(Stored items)
*** Block opens ***
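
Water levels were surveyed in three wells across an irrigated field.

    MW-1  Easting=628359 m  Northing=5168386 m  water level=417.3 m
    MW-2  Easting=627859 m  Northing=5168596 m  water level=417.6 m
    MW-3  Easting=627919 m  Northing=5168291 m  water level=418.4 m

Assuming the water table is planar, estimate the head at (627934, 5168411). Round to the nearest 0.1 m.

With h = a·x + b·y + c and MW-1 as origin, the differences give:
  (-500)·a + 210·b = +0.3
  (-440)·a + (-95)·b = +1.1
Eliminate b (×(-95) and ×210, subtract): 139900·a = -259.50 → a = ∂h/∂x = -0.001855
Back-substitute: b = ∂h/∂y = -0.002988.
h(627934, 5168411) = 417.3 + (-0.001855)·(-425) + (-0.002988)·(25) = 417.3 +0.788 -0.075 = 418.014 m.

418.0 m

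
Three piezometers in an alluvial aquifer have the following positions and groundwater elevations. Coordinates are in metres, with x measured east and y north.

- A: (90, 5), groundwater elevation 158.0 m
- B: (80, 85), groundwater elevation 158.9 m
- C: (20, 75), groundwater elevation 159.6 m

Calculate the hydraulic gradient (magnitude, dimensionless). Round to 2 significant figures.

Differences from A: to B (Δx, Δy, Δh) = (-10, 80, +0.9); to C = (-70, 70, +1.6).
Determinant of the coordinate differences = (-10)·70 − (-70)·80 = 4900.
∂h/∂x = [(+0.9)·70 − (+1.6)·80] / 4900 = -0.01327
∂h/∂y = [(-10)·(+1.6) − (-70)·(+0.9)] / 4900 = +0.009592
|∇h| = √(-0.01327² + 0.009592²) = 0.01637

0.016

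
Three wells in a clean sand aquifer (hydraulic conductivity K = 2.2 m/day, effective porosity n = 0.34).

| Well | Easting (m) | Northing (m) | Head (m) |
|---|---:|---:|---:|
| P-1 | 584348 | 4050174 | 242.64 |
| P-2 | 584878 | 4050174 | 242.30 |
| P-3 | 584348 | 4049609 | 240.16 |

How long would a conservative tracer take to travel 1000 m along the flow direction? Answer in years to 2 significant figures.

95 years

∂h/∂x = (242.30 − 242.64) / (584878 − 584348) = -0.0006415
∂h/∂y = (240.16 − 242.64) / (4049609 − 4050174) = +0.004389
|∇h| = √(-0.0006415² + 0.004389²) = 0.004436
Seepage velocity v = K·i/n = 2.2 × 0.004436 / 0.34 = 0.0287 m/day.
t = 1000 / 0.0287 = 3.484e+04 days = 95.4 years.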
*** Block closes ***
ACTIVITY -> Go to the line with "4050174 | 242.64 |" in the entries above and repeat every line from there through the line with "4049609 | 240.16 |", exactly and with no other text.

ANSWER SECTION ->
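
| P-1 | 584348 | 4050174 | 242.64 |
| P-2 | 584878 | 4050174 | 242.30 |
| P-3 | 584348 | 4049609 | 240.16 |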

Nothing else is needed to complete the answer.